**EXERCISE GOAL:**
Copy precisely the first line of the material below and every later line, stopping with the line that contains "Answer: -213277/110 ≈ -1938.9".

**DATA TO USE:**
——
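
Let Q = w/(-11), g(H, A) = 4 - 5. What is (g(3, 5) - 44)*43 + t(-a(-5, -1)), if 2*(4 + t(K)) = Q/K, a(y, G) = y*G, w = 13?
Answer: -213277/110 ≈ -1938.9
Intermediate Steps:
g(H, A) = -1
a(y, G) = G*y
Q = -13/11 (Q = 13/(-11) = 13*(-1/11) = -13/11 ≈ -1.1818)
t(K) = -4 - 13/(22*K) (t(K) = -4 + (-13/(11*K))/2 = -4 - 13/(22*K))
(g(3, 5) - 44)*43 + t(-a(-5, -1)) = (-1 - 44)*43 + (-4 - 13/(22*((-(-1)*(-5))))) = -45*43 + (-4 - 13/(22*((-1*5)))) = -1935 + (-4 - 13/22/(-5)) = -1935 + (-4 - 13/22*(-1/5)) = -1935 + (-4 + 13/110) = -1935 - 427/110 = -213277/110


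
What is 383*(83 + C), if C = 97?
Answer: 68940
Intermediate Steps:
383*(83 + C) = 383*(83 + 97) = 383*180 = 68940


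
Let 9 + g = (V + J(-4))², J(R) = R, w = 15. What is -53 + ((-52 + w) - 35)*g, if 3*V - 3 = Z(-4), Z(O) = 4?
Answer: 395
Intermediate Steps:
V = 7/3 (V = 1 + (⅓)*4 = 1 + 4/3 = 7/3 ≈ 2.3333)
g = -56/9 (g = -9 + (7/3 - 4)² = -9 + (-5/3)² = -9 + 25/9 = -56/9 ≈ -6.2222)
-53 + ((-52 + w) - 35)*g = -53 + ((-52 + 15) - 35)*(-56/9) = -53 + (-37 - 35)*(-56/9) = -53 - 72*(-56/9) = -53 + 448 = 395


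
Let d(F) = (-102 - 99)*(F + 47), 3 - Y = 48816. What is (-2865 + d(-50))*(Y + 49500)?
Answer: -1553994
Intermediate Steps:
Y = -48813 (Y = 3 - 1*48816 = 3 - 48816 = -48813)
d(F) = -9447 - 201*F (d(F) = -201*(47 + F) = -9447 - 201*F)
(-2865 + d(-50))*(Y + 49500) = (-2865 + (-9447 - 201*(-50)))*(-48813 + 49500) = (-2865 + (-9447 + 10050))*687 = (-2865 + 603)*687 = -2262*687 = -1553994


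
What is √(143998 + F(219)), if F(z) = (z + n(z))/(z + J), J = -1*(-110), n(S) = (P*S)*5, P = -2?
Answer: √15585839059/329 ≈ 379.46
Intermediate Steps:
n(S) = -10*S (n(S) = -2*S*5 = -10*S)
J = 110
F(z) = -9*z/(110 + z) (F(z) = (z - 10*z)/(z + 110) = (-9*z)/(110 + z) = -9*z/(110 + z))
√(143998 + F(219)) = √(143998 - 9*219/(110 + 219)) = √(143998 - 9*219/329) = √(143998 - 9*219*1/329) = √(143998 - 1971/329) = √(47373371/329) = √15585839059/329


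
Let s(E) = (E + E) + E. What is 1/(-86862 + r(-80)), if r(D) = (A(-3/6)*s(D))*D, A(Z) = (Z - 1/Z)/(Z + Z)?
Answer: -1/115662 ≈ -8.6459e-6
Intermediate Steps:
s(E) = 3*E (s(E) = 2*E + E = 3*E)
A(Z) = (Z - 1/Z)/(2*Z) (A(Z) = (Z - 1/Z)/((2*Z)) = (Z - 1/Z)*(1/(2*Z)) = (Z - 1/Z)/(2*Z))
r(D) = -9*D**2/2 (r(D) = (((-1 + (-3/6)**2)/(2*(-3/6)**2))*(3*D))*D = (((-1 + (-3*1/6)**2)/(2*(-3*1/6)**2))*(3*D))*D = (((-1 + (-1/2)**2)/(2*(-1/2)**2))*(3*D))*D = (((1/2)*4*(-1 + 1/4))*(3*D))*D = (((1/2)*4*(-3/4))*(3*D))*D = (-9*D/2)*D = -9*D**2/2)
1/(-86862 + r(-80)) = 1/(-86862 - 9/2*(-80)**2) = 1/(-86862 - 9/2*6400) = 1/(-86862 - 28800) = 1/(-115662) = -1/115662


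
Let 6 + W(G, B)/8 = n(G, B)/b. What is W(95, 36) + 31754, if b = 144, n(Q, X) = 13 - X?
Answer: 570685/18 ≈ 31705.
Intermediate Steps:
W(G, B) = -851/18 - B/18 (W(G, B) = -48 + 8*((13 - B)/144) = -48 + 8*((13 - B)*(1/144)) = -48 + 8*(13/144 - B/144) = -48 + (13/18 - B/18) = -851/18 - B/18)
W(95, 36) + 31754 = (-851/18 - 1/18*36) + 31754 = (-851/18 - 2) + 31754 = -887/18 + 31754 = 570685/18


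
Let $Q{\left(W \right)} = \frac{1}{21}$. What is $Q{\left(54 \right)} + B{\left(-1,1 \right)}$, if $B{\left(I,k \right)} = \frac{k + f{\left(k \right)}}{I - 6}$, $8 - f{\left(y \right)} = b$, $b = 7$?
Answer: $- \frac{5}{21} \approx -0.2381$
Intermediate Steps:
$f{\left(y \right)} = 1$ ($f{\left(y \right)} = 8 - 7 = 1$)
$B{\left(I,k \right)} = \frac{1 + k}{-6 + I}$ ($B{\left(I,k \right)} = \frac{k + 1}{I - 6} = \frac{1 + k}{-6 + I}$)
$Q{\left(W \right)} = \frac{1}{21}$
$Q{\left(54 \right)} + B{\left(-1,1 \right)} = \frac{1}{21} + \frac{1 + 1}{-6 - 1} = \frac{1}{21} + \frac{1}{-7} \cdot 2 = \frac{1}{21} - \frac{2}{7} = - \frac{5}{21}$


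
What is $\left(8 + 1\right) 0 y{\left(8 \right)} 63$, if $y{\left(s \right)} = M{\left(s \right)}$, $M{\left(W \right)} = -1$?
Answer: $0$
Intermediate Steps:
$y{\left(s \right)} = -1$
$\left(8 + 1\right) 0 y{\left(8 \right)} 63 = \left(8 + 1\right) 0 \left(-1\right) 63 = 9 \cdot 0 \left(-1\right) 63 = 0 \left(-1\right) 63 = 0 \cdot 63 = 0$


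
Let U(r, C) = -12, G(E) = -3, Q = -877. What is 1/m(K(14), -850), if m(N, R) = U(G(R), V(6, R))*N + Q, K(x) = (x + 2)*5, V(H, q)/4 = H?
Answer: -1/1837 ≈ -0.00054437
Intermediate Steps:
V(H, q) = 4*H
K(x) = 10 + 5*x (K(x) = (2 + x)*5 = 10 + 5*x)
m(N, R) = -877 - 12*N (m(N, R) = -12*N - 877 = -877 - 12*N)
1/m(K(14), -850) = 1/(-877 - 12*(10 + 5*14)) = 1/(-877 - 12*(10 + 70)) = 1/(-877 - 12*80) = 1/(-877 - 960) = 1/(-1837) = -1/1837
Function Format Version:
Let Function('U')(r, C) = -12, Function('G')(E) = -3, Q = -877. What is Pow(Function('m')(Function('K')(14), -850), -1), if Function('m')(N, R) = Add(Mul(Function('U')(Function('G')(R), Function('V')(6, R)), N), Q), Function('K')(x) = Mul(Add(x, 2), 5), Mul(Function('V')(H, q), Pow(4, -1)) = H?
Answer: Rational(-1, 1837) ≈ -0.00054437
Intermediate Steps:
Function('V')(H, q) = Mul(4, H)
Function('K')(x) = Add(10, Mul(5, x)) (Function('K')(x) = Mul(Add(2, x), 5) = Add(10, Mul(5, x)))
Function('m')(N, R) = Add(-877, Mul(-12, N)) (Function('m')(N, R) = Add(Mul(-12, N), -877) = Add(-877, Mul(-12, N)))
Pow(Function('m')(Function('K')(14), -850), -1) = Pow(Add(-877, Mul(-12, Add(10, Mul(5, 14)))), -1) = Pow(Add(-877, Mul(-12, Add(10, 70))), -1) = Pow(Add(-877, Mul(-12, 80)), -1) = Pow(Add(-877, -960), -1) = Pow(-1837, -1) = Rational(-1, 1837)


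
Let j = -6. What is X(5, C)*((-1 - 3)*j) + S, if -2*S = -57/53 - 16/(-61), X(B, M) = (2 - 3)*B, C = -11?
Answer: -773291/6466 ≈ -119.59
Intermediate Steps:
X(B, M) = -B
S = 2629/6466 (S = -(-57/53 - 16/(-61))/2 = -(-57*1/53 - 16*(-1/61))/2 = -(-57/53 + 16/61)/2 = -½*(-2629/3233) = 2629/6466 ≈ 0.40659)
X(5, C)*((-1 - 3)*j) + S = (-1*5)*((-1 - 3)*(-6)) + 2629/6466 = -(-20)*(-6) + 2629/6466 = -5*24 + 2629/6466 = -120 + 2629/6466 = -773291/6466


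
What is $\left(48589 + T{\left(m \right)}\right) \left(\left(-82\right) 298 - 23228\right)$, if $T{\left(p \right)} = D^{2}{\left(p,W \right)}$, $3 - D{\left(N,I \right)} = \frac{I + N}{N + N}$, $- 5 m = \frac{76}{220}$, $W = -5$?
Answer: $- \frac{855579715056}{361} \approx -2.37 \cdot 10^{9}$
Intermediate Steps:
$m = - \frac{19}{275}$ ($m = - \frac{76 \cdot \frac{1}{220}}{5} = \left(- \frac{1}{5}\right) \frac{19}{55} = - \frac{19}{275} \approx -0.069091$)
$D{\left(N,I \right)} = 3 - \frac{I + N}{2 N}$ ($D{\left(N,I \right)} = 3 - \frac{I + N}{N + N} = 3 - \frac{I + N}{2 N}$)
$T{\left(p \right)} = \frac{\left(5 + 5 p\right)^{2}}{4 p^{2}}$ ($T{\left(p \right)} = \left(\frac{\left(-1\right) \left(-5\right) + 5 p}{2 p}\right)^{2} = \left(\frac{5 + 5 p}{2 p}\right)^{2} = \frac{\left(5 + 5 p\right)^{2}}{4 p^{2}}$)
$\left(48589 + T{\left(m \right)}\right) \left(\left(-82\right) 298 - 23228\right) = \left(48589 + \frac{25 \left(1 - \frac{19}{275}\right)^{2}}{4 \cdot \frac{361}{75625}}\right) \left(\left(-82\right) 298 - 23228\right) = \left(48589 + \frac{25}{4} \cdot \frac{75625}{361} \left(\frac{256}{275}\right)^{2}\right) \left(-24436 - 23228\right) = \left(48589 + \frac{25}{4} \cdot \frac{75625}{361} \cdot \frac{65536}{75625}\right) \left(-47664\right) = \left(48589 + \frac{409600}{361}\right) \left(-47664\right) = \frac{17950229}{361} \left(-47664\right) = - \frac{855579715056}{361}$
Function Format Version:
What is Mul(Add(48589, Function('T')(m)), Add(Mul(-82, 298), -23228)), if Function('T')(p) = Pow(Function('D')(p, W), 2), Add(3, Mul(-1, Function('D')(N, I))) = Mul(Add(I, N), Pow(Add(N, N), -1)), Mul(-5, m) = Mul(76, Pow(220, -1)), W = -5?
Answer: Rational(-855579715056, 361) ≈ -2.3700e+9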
——
**EXPECTED ANSWER:**
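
Let Q = w/(-11), g(H, A) = 4 - 5. What is (g(3, 5) - 44)*43 + t(-a(-5, -1)), if 2*(4 + t(K)) = Q/K, a(y, G) = y*G, w = 13?
Answer: -213277/110 ≈ -1938.9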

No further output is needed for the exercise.